#### Requirement:
Output exactly the lines from the line with "In a transistor base-bias network, resistors" through the end of the records below. Include nothing else.
(Source records Opens)
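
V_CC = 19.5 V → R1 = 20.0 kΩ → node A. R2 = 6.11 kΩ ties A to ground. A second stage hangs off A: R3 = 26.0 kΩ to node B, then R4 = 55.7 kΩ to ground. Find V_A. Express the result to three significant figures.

V_A ≈ 4.32 V

Looking into the second stage from A: R3 + R4 = 81.70 kΩ appears in parallel with R2.
Effective lower resistance at A: R2 ‖ 81.70 = 5.685 kΩ.
First divider: V_A = V_CC · 5.685/(20.0 + 5.685) = 4.316 V.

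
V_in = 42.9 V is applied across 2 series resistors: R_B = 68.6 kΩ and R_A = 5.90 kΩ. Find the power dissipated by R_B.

P ≈ 22.7 mW

The common current is I = 42.9/74.50 = 0.5758 mA.
P = I²R = 0.3316 × 68.6 = 22.75 mW.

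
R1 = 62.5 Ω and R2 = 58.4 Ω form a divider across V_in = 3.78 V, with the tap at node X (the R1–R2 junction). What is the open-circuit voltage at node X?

V_th ≈ 1.83 V

V_th is the unloaded tap voltage: V_in · R2/(R1+R2) = 3.78 × 0.4830 = 1.826 V.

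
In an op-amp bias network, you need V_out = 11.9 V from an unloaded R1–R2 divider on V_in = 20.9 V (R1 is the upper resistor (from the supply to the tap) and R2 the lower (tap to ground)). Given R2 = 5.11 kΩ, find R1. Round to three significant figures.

R1 ≈ 3.86 kΩ

Required fraction k = V_out/V_in = 0.5694.
R1 = R2·(1/k − 1) = 5.11 × 0.7563 = 3.865 kΩ.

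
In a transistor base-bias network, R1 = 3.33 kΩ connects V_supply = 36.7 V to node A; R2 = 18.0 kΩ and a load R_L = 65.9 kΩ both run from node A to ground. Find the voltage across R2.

The load sits in parallel with R2, giving an effective lower resistance R2' = R2·R_L/(R2+R_L) = 14.14 kΩ.
Voltage divider with the loaded lower leg: V_out = 36.7 × 14.14/(3.33 + 14.14) = 36.7 × 0.8094 = 29.70 V.

V_out ≈ 29.7 V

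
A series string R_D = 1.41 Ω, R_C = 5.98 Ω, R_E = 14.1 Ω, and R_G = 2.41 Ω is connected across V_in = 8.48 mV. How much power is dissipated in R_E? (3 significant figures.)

The common current is I = 8.48/23.90 = 0.3548 mA.
V(R_E) = I·R = 5.003 mV; P = V·I = 5.003 × 0.3548 = 1.775 µW.

P ≈ 1.78 µW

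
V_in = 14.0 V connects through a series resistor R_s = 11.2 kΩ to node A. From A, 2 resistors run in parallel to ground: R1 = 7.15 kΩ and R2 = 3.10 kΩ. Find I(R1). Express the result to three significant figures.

I ≈ 0.317 mA

Equivalent of the parallel group: R_p = 2.162 kΩ.
V_A by voltage divider: V_A = 14.0 × 2.162/(11.2 + 2.162) = 2.266 V.
I(R1) = V_A / R1 = 2.266/7.15 = 0.3169 mA.
(Check via current divider: I_total = 1.048 mA; share G_k/ΣG = 0.3024 → same result.)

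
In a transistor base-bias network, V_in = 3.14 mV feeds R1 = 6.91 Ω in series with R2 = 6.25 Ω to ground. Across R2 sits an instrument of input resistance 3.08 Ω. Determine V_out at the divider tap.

R2 ‖ R_L = (6.25 × 3.08)/(6.25 + 3.08) = 2.063 Ω.
Then V_out = V_in · R2'/(R1 + R2') = 3.14 × 2.063/8.973 = 0.7220 mV.
(Unloaded it would be 1.49 mV; the load pulls it down.)

V_out ≈ 0.722 mV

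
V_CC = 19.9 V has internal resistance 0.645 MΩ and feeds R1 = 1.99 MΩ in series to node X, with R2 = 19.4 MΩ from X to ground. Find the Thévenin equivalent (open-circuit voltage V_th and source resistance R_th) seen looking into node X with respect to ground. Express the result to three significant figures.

V_th ≈ 17.5 V, R_th ≈ 2.32 MΩ

R1' = 0.645 + 1.99 = 2.635 MΩ (source resistance + R1).
With X open, the divider is unloaded: V_th = 19.9 × 19.4/22.03 = 17.52 V.
With V_CC suppressed (replaced by a short), R_th = R1' ‖ R2 = (2.635 × 19.4)/(2.635 + 19.4) = 2.320 MΩ.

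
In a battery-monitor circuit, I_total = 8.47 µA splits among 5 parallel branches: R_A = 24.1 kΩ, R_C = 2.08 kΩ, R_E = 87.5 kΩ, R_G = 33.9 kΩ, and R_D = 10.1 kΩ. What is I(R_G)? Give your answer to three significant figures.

I ≈ 0.377 µA

Conductances: ΣG = 1/24.1 + 1/2.08 + 1/87.5 + 1/33.9 + 1/10.1 = 0.6622 (1/kΩ).
Current divider: I(R_G) = I_total · G_k/ΣG = 8.47 × (0.02950/0.6622) = 8.47 × 0.04455 = 0.3773 µA.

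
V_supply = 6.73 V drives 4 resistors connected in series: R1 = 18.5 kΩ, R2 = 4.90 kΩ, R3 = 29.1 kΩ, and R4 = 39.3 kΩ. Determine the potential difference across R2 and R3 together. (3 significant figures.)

V ≈ 2.49 V

Total series resistance ΣR = 18.5 + 4.90 + 29.1 + 39.3 = 91.80 kΩ.
R_{R2..R3} = 4.90 + 29.1 = 34.00 kΩ.
V = V_supply · R/ΣR = 6.73 × 0.3704 = 2.493 V.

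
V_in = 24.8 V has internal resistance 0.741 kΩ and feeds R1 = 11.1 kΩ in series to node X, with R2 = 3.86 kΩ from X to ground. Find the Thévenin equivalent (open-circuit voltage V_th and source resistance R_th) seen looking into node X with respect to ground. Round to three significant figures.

V_th ≈ 6.10 V, R_th ≈ 2.91 kΩ

R1' = 0.741 + 11.1 = 11.84 kΩ (source resistance + R1).
Open-circuit (no load on X): V_th = V_in · R2/(R1' + R2) = 24.8 × 3.86/(11.84 + 3.86) = 6.097 V.
Zeroing V_in shorts the top of R1' to ground, so R_th = R1' ‖ R2 = 2.911 kΩ.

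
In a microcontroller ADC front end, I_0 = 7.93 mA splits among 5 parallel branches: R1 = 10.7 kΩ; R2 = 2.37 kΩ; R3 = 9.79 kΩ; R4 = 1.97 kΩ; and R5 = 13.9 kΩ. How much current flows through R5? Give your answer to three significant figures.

I ≈ 0.477 mA

Conductances: ΣG = 1/10.7 + 1/2.37 + 1/9.79 + 1/1.97 + 1/13.9 = 1.197 (1/kΩ).
Current divider: I(R5) = I_0 · G_k/ΣG = 7.93 × (0.07194/1.197) = 7.93 × 0.06010 = 0.4766 mA.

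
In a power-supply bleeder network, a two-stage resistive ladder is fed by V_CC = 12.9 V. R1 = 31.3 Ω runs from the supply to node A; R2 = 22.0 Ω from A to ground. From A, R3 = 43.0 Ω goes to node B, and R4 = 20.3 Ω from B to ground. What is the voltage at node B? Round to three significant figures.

Node A sees R2 in parallel with the series input of stage 2, R3 + R4 = 63.30 Ω.
Effective lower resistance at A: R2 ‖ 63.30 = 16.33 Ω.
First divider: V_A = V_CC · 16.33/(31.3 + 16.33) = 4.422 V.
Then the unloaded second divider: V_B = V_A × R4/(R3+R4) = 4.422 × 0.3207 = 1.418 V.

V_B ≈ 1.42 V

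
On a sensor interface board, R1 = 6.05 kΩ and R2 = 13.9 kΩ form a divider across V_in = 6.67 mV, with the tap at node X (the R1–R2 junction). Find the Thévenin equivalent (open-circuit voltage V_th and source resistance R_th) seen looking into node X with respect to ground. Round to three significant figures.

V_th is the unloaded tap voltage: V_in · R2/(R1+R2) = 6.67 × 0.6967 = 4.647 mV.
Zeroing V_in shorts the top of R1 to ground, so R_th = R1 ‖ R2 = 4.215 kΩ.

V_th ≈ 4.65 mV, R_th ≈ 4.22 kΩ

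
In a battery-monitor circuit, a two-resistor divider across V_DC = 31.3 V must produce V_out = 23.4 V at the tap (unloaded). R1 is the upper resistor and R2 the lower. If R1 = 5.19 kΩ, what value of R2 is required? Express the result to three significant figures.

R2 ≈ 15.4 kΩ

V_out/V_DC = R2/(R1+R2) = 0.7476.
So R2 = R1 · V_out/(V_DC − V_out) = 5.19 × 23.4/(31.3 − 23.4) = 5.19 × 2.962 = 15.37 kΩ.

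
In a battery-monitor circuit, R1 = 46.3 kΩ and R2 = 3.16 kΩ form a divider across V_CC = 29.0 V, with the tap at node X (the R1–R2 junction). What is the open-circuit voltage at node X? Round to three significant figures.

V_th is the unloaded tap voltage: V_CC · R2/(R1+R2) = 29.0 × 0.06389 = 1.853 V.

V_th ≈ 1.85 V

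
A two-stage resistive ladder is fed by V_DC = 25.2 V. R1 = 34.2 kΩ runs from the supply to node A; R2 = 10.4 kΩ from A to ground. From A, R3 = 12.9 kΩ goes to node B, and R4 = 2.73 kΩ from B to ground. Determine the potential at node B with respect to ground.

V_B ≈ 0.680 V

Looking into the second stage from A: R3 + R4 = 15.63 kΩ appears in parallel with R2.
Effective lower resistance at A: R2 ‖ 15.63 = 6.245 kΩ.
V_A = 25.2 × 6.245/(34.2 + 6.245) = 3.891 V.
Stage 2 is unloaded, so V_B = V_A · R4/(R3+R4) = 3.891 × 2.73/15.63 = 0.6796 V.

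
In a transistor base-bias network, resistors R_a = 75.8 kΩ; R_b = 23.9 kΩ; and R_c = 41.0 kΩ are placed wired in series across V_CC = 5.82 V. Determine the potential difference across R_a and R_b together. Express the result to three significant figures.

Total series resistance ΣR = 75.8 + 23.9 + 41.0 = 140.7 kΩ.
R_{R_a..R_b} = 75.8 + 23.9 = 99.70 kΩ.
Voltage divider: V = V_CC · (99.70 / 140.7) = 5.82 × 0.7086 = 4.124 V.

V ≈ 4.12 V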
(Source records Closes)
#### Answer for the task:
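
In a transistor base-bias network, resistors R_a = 75.8 kΩ; R_b = 23.9 kΩ; and R_c = 41.0 kΩ are placed wired in series across V_CC = 5.82 V. Determine the potential difference across R_a and R_b together. Express the result to three significant figures.

Total series resistance ΣR = 75.8 + 23.9 + 41.0 = 140.7 kΩ.
R_{R_a..R_b} = 75.8 + 23.9 = 99.70 kΩ.
Voltage divider: V = V_CC · (99.70 / 140.7) = 5.82 × 0.7086 = 4.124 V.

V ≈ 4.12 V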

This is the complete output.